**YOUR GOAL:** Write the records out again, exactly.

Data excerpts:

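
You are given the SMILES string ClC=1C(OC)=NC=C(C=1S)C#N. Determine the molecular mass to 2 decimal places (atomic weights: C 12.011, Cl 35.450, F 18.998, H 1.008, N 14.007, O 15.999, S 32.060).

First, the molecular formula is C7H5ClN2OS (counting implicit H from valence).
  C: 7 × 12.011 = 84.077
  Cl: 1 × 35.450 = 35.450
  H: 5 × 1.008 = 5.040
  N: 2 × 14.007 = 28.014
  O: 1 × 15.999 = 15.999
  S: 1 × 32.060 = 32.060
Sum: 7×12.011 + 1×35.450 + 5×1.008 + 2×14.007 + 1×15.999 + 1×32.060 = 200.640 → 200.64 g/mol.

200.64 g/mol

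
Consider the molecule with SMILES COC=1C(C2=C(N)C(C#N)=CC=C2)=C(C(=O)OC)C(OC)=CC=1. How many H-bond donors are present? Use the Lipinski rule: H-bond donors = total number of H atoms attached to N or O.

2

Donors: find every N or O and count the H atoms it carries.
  atom 2 (O): bond orders sum to 2 → 0 H
  atom 7 (N): bond orders sum to 1 → 2 H
  atom 10 (N): bond orders sum to 3 → 0 H
  atom 16 (O): bond orders sum to 2 → 0 H
  atom 17 (O): bond orders sum to 2 → 0 H
  atom 20 (O): bond orders sum to 2 → 0 H
Lipinski HBD = 2.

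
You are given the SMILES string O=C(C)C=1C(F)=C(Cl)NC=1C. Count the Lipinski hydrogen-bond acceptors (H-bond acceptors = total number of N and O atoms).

2

N atoms: 1; O atoms: 1.
Lipinski HBA = 1 + 1 = 2.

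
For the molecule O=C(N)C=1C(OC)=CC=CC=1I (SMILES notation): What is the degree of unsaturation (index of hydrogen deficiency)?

Degree of unsaturation = (number of rings) + (number of π bonds).
Ring closures in the SMILES: 1.
π bonds: 4 double bonds (each 1 DoU) → 4 DoU from unsaturation.
Total DoU = 1 + 4 = 5.

5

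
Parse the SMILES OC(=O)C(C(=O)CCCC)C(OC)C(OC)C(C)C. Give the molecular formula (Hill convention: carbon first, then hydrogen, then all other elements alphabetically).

C14H26O5

Walk through each heavy atom and fill implicit hydrogens from standard valence (C 4, N 3, O 2, S 2, halogen 1):
  atom 1: O, bond orders sum to 1 (valence 2) → 1 H
  atom 2: C, bond orders sum to 4 (valence 4) → 0 H
  atom 3: O, bond orders sum to 2 (valence 2) → 0 H
  atom 4: C, bond orders sum to 3 (valence 4) → 1 H
  atom 5: C, bond orders sum to 4 (valence 4) → 0 H
  atom 6: O, bond orders sum to 2 (valence 2) → 0 H
  atom 7: C, bond orders sum to 2 (valence 4) → 2 H
  atom 8: C, bond orders sum to 2 (valence 4) → 2 H
  atom 9: C, bond orders sum to 2 (valence 4) → 2 H
  atom 10: C, bond orders sum to 1 (valence 4) → 3 H
  atom 11: C, bond orders sum to 3 (valence 4) → 1 H
  atom 12: O, bond orders sum to 2 (valence 2) → 0 H
  atom 13: C, bond orders sum to 1 (valence 4) → 3 H
  atom 14: C, bond orders sum to 3 (valence 4) → 1 H
  atom 15: O, bond orders sum to 2 (valence 2) → 0 H
  atom 16: C, bond orders sum to 1 (valence 4) → 3 H
  atom 17: C, bond orders sum to 3 (valence 4) → 1 H
  atom 18: C, bond orders sum to 1 (valence 4) → 3 H
  atom 19: C, bond orders sum to 1 (valence 4) → 3 H
Totals → C:14, H:26, O:5.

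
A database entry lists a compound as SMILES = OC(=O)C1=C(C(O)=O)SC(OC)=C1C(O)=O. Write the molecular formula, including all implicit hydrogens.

C8H6O7S

Walk through each heavy atom and fill implicit hydrogens from standard valence (C 4, N 3, O 2, S 2, halogen 1):
  atom 1: O, bond orders sum to 1 (valence 2) → 1 H
  atom 2: C, bond orders sum to 4 (valence 4) → 0 H
  atom 3: O, bond orders sum to 2 (valence 2) → 0 H
  atom 4: C, bond orders sum to 4 (valence 4) → 0 H
  atom 5: C, bond orders sum to 4 (valence 4) → 0 H
  atom 6: C, bond orders sum to 4 (valence 4) → 0 H
  atom 7: O, bond orders sum to 1 (valence 2) → 1 H
  atom 8: O, bond orders sum to 2 (valence 2) → 0 H
  atom 9: S, bond orders sum to 2 (valence 2) → 0 H
  atom 10: C, bond orders sum to 4 (valence 4) → 0 H
  atom 11: O, bond orders sum to 2 (valence 2) → 0 H
  atom 12: C, bond orders sum to 1 (valence 4) → 3 H
  atom 13: C, bond orders sum to 4 (valence 4) → 0 H
  atom 14: C, bond orders sum to 4 (valence 4) → 0 H
  atom 15: O, bond orders sum to 1 (valence 2) → 1 H
  atom 16: O, bond orders sum to 2 (valence 2) → 0 H
Totals → C:8, H:6, O:7, S:1.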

**ANSWER TO THE PROBLEM:**
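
You are given the SMILES string ClC=1C(OC)=NC=C(C=1S)C#N. Determine the molecular mass to 2 decimal places (atomic weights: C 12.011, Cl 35.450, F 18.998, H 1.008, N 14.007, O 15.999, S 32.060).

First, the molecular formula is C7H5ClN2OS (counting implicit H from valence).
  C: 7 × 12.011 = 84.077
  Cl: 1 × 35.450 = 35.450
  H: 5 × 1.008 = 5.040
  N: 2 × 14.007 = 28.014
  O: 1 × 15.999 = 15.999
  S: 1 × 32.060 = 32.060
Sum: 7×12.011 + 1×35.450 + 5×1.008 + 2×14.007 + 1×15.999 + 1×32.060 = 200.640 → 200.64 g/mol.

200.64 g/mol

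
Consider the molecule with SMILES COC=1C(C2=C(N)C(C#N)=CC=C2)=C(C(=O)OC)C(OC)=CC=1. How many H-bond donors are present? Use the Lipinski rule: H-bond donors = total number of H atoms attached to N or O.

2

Donors: find every N or O and count the H atoms it carries.
  atom 2 (O): bond orders sum to 2 → 0 H
  atom 7 (N): bond orders sum to 1 → 2 H
  atom 10 (N): bond orders sum to 3 → 0 H
  atom 16 (O): bond orders sum to 2 → 0 H
  atom 17 (O): bond orders sum to 2 → 0 H
  atom 20 (O): bond orders sum to 2 → 0 H
Lipinski HBD = 2.

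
You are given the SMILES string O=C(C)C=1C(F)=C(Cl)NC=1C. Count the Lipinski hydrogen-bond acceptors (H-bond acceptors = total number of N and O atoms).

2

N atoms: 1; O atoms: 1.
Lipinski HBA = 1 + 1 = 2.

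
For the molecule O=C(N)C=1C(OC)=CC=CC=1I (SMILES notation): What is the degree of unsaturation (index of hydrogen deficiency)?

Degree of unsaturation = (number of rings) + (number of π bonds).
Ring closures in the SMILES: 1.
π bonds: 4 double bonds (each 1 DoU) → 4 DoU from unsaturation.
Total DoU = 1 + 4 = 5.

5

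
Parse the SMILES OC(=O)C(C(=O)CCCC)C(OC)C(OC)C(C)C. Give the molecular formula (Hill convention: carbon first, then hydrogen, then all other elements alphabetically).

C14H26O5

Walk through each heavy atom and fill implicit hydrogens from standard valence (C 4, N 3, O 2, S 2, halogen 1):
  atom 1: O, bond orders sum to 1 (valence 2) → 1 H
  atom 2: C, bond orders sum to 4 (valence 4) → 0 H
  atom 3: O, bond orders sum to 2 (valence 2) → 0 H
  atom 4: C, bond orders sum to 3 (valence 4) → 1 H
  atom 5: C, bond orders sum to 4 (valence 4) → 0 H
  atom 6: O, bond orders sum to 2 (valence 2) → 0 H
  atom 7: C, bond orders sum to 2 (valence 4) → 2 H
  atom 8: C, bond orders sum to 2 (valence 4) → 2 H
  atom 9: C, bond orders sum to 2 (valence 4) → 2 H
  atom 10: C, bond orders sum to 1 (valence 4) → 3 H
  atom 11: C, bond orders sum to 3 (valence 4) → 1 H
  atom 12: O, bond orders sum to 2 (valence 2) → 0 H
  atom 13: C, bond orders sum to 1 (valence 4) → 3 H
  atom 14: C, bond orders sum to 3 (valence 4) → 1 H
  atom 15: O, bond orders sum to 2 (valence 2) → 0 H
  atom 16: C, bond orders sum to 1 (valence 4) → 3 H
  atom 17: C, bond orders sum to 3 (valence 4) → 1 H
  atom 18: C, bond orders sum to 1 (valence 4) → 3 H
  atom 19: C, bond orders sum to 1 (valence 4) → 3 H
Totals → C:14, H:26, O:5.

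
A database entry lists a compound as SMILES = OC(=O)C1=C(C(O)=O)SC(OC)=C1C(O)=O. Write the molecular formula, including all implicit hydrogens.

C8H6O7S

Walk through each heavy atom and fill implicit hydrogens from standard valence (C 4, N 3, O 2, S 2, halogen 1):
  atom 1: O, bond orders sum to 1 (valence 2) → 1 H
  atom 2: C, bond orders sum to 4 (valence 4) → 0 H
  atom 3: O, bond orders sum to 2 (valence 2) → 0 H
  atom 4: C, bond orders sum to 4 (valence 4) → 0 H
  atom 5: C, bond orders sum to 4 (valence 4) → 0 H
  atom 6: C, bond orders sum to 4 (valence 4) → 0 H
  atom 7: O, bond orders sum to 1 (valence 2) → 1 H
  atom 8: O, bond orders sum to 2 (valence 2) → 0 H
  atom 9: S, bond orders sum to 2 (valence 2) → 0 H
  atom 10: C, bond orders sum to 4 (valence 4) → 0 H
  atom 11: O, bond orders sum to 2 (valence 2) → 0 H
  atom 12: C, bond orders sum to 1 (valence 4) → 3 H
  atom 13: C, bond orders sum to 4 (valence 4) → 0 H
  atom 14: C, bond orders sum to 4 (valence 4) → 0 H
  atom 15: O, bond orders sum to 1 (valence 2) → 1 H
  atom 16: O, bond orders sum to 2 (valence 2) → 0 H
Totals → C:8, H:6, O:7, S:1.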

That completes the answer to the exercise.